---- THE RECORDS

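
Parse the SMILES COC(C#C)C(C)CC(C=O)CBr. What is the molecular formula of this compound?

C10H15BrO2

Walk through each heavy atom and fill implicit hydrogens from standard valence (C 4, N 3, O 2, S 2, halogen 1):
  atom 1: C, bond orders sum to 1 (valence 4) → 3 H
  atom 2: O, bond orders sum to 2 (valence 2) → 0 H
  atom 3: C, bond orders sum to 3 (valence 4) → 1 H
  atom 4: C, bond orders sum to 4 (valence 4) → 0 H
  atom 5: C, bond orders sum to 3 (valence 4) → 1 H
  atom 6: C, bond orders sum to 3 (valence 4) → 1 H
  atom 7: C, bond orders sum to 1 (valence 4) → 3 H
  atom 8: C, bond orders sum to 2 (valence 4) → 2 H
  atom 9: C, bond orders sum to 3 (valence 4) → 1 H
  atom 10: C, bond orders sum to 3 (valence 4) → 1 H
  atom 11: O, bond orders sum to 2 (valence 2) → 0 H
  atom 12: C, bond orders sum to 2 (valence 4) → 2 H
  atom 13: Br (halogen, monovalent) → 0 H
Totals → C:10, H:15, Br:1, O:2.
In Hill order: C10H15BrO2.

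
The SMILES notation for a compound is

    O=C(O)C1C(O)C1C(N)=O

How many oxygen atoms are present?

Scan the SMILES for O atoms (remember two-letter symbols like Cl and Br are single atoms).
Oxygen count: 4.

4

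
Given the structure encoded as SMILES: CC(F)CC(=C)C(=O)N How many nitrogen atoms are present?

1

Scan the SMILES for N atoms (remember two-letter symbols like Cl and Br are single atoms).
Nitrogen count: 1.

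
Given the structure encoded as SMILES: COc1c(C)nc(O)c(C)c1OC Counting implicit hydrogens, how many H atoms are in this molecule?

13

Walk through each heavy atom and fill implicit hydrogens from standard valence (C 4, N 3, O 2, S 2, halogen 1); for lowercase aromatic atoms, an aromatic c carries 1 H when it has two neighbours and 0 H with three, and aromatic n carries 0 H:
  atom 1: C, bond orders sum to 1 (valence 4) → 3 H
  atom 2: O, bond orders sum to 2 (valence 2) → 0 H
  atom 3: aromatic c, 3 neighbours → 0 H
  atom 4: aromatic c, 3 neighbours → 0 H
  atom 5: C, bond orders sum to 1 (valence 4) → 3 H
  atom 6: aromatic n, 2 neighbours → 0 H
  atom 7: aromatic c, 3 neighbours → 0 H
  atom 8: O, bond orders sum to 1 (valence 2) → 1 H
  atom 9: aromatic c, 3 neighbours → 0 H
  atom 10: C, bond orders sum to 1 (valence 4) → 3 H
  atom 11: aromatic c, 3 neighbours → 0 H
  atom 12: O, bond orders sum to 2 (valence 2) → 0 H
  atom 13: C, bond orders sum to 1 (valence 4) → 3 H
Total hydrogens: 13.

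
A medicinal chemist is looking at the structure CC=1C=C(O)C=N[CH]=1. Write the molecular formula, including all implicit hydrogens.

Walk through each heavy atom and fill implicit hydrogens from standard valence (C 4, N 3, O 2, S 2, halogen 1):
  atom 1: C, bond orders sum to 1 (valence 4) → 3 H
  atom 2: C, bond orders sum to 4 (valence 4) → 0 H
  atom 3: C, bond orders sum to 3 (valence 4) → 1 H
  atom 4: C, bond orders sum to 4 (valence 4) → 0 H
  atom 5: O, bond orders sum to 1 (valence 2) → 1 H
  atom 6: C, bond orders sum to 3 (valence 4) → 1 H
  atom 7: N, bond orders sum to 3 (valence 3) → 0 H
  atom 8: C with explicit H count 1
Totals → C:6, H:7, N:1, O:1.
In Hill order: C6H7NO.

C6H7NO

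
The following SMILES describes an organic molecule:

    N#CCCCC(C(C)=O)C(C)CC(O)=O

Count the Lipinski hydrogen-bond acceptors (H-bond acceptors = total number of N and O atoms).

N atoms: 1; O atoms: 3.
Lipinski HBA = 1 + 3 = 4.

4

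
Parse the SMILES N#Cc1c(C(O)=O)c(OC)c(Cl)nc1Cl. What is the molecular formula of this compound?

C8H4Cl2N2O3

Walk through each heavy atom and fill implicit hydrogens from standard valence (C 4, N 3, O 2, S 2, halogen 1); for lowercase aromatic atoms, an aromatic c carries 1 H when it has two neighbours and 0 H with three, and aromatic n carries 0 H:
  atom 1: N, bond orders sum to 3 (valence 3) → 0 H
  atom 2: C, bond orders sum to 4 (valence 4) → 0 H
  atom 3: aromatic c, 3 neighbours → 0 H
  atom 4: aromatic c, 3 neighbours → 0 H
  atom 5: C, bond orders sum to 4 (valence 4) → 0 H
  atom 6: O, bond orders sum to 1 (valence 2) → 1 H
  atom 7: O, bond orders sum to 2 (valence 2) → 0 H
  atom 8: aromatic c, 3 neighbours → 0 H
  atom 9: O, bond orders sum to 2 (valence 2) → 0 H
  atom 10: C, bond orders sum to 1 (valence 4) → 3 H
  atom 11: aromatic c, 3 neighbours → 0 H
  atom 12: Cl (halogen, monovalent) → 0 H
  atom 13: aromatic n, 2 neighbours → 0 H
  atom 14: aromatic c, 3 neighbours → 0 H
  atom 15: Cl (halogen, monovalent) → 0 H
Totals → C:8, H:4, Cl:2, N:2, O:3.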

--------

## EXERCISE
Quote the data in full, keeping each word unchanged.

## RESULT
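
Parse the SMILES COC(C#C)C(C)CC(C=O)CBr. What is the molecular formula of this compound?

C10H15BrO2

Walk through each heavy atom and fill implicit hydrogens from standard valence (C 4, N 3, O 2, S 2, halogen 1):
  atom 1: C, bond orders sum to 1 (valence 4) → 3 H
  atom 2: O, bond orders sum to 2 (valence 2) → 0 H
  atom 3: C, bond orders sum to 3 (valence 4) → 1 H
  atom 4: C, bond orders sum to 4 (valence 4) → 0 H
  atom 5: C, bond orders sum to 3 (valence 4) → 1 H
  atom 6: C, bond orders sum to 3 (valence 4) → 1 H
  atom 7: C, bond orders sum to 1 (valence 4) → 3 H
  atom 8: C, bond orders sum to 2 (valence 4) → 2 H
  atom 9: C, bond orders sum to 3 (valence 4) → 1 H
  atom 10: C, bond orders sum to 3 (valence 4) → 1 H
  atom 11: O, bond orders sum to 2 (valence 2) → 0 H
  atom 12: C, bond orders sum to 2 (valence 4) → 2 H
  atom 13: Br (halogen, monovalent) → 0 H
Totals → C:10, H:15, Br:1, O:2.
In Hill order: C10H15BrO2.

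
The SMILES notation for a compound is

    O=C(O)C1C(O)C1C(N)=O

How many oxygen atoms are present?

Scan the SMILES for O atoms (remember two-letter symbols like Cl and Br are single atoms).
Oxygen count: 4.

4

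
Given the structure encoded as SMILES: CC(F)CC(=C)C(=O)N How many nitrogen atoms are present?

1

Scan the SMILES for N atoms (remember two-letter symbols like Cl and Br are single atoms).
Nitrogen count: 1.

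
Given the structure encoded as SMILES: COc1c(C)nc(O)c(C)c1OC Counting implicit hydrogens, how many H atoms are in this molecule?

13

Walk through each heavy atom and fill implicit hydrogens from standard valence (C 4, N 3, O 2, S 2, halogen 1); for lowercase aromatic atoms, an aromatic c carries 1 H when it has two neighbours and 0 H with three, and aromatic n carries 0 H:
  atom 1: C, bond orders sum to 1 (valence 4) → 3 H
  atom 2: O, bond orders sum to 2 (valence 2) → 0 H
  atom 3: aromatic c, 3 neighbours → 0 H
  atom 4: aromatic c, 3 neighbours → 0 H
  atom 5: C, bond orders sum to 1 (valence 4) → 3 H
  atom 6: aromatic n, 2 neighbours → 0 H
  atom 7: aromatic c, 3 neighbours → 0 H
  atom 8: O, bond orders sum to 1 (valence 2) → 1 H
  atom 9: aromatic c, 3 neighbours → 0 H
  atom 10: C, bond orders sum to 1 (valence 4) → 3 H
  atom 11: aromatic c, 3 neighbours → 0 H
  atom 12: O, bond orders sum to 2 (valence 2) → 0 H
  atom 13: C, bond orders sum to 1 (valence 4) → 3 H
Total hydrogens: 13.

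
A medicinal chemist is looking at the structure CC=1C=C(O)C=N[CH]=1. Write the molecular formula, including all implicit hydrogens.

Walk through each heavy atom and fill implicit hydrogens from standard valence (C 4, N 3, O 2, S 2, halogen 1):
  atom 1: C, bond orders sum to 1 (valence 4) → 3 H
  atom 2: C, bond orders sum to 4 (valence 4) → 0 H
  atom 3: C, bond orders sum to 3 (valence 4) → 1 H
  atom 4: C, bond orders sum to 4 (valence 4) → 0 H
  atom 5: O, bond orders sum to 1 (valence 2) → 1 H
  atom 6: C, bond orders sum to 3 (valence 4) → 1 H
  atom 7: N, bond orders sum to 3 (valence 3) → 0 H
  atom 8: C with explicit H count 1
Totals → C:6, H:7, N:1, O:1.
In Hill order: C6H7NO.

C6H7NO

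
The following SMILES describes an organic molecule:

    N#CCCCC(C(C)=O)C(C)CC(O)=O

Count the Lipinski hydrogen-bond acceptors (H-bond acceptors = total number of N and O atoms).

N atoms: 1; O atoms: 3.
Lipinski HBA = 1 + 3 = 4.

4

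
Parse the SMILES N#Cc1c(C(O)=O)c(OC)c(Cl)nc1Cl. What is the molecular formula of this compound?

C8H4Cl2N2O3

Walk through each heavy atom and fill implicit hydrogens from standard valence (C 4, N 3, O 2, S 2, halogen 1); for lowercase aromatic atoms, an aromatic c carries 1 H when it has two neighbours and 0 H with three, and aromatic n carries 0 H:
  atom 1: N, bond orders sum to 3 (valence 3) → 0 H
  atom 2: C, bond orders sum to 4 (valence 4) → 0 H
  atom 3: aromatic c, 3 neighbours → 0 H
  atom 4: aromatic c, 3 neighbours → 0 H
  atom 5: C, bond orders sum to 4 (valence 4) → 0 H
  atom 6: O, bond orders sum to 1 (valence 2) → 1 H
  atom 7: O, bond orders sum to 2 (valence 2) → 0 H
  atom 8: aromatic c, 3 neighbours → 0 H
  atom 9: O, bond orders sum to 2 (valence 2) → 0 H
  atom 10: C, bond orders sum to 1 (valence 4) → 3 H
  atom 11: aromatic c, 3 neighbours → 0 H
  atom 12: Cl (halogen, monovalent) → 0 H
  atom 13: aromatic n, 2 neighbours → 0 H
  atom 14: aromatic c, 3 neighbours → 0 H
  atom 15: Cl (halogen, monovalent) → 0 H
Totals → C:8, H:4, Cl:2, N:2, O:3.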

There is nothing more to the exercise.